§ **Task data**:
____

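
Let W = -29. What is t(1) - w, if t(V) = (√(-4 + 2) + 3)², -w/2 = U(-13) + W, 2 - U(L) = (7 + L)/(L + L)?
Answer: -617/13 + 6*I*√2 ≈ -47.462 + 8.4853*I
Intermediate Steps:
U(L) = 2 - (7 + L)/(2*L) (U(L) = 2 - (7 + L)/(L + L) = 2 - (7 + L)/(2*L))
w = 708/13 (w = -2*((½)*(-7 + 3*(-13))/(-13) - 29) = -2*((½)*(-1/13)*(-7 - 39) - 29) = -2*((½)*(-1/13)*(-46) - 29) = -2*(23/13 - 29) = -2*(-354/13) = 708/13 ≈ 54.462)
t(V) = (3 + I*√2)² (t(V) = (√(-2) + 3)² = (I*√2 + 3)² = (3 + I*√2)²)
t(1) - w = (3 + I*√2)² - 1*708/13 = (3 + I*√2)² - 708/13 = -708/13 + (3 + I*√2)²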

____

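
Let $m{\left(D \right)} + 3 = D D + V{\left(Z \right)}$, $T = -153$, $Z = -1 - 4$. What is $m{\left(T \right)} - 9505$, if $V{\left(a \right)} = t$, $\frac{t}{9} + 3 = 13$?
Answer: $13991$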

____

§ **Problem details**: Search the material for the word "What" and copy every matching line.

§ **Written reply**:
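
Let W = -29. What is t(1) - w, if t(V) = (√(-4 + 2) + 3)², -w/2 = U(-13) + W, 2 - U(L) = (7 + L)/(L + L)?
Let $m{\left(D \right)} + 3 = D D + V{\left(Z \right)}$, $T = -153$, $Z = -1 - 4$. What is $m{\left(T \right)} - 9505$, if $V{\left(a \right)} = t$, $\frac{t}{9} + 3 = 13$?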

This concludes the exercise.